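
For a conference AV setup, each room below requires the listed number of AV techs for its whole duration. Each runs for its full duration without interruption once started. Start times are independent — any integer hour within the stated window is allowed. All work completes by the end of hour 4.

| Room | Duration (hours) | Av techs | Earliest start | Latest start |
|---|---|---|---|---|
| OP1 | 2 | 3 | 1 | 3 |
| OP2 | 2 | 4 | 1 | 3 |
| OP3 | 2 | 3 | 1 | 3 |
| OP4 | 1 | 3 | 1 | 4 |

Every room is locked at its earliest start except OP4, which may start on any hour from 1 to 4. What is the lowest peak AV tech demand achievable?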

--

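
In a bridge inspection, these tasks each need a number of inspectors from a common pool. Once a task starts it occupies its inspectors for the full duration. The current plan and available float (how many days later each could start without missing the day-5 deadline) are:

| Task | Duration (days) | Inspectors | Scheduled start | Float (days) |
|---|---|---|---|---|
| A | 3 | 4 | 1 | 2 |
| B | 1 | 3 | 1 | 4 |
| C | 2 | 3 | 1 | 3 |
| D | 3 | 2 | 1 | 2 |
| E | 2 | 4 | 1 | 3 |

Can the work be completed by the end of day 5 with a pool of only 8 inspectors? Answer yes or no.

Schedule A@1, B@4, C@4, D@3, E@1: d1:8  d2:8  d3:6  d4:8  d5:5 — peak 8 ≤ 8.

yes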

--

*EXERCISE*.
From the records above, reproduce exactly the lines from the one with "For a conference" to the one with "Every room is", both included, and no others.

*THE ANSWER*.
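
For a conference AV setup, each room below requires the listed number of AV techs for its whole duration. Each runs for its full duration without interruption once started. Start times are independent — any integer hour within the stated window is allowed. All work completes by the end of hour 4.

| Room | Duration (hours) | Av techs | Earliest start | Latest start |
|---|---|---|---|---|
| OP1 | 2 | 3 | 1 | 3 |
| OP2 | 2 | 4 | 1 | 3 |
| OP3 | 2 | 3 | 1 | 3 |
| OP4 | 1 | 3 | 1 | 4 |

Every room is locked at its earliest start except OP4, which may start on any hour from 1 to 4. What is the lowest peak AV tech demand achievable?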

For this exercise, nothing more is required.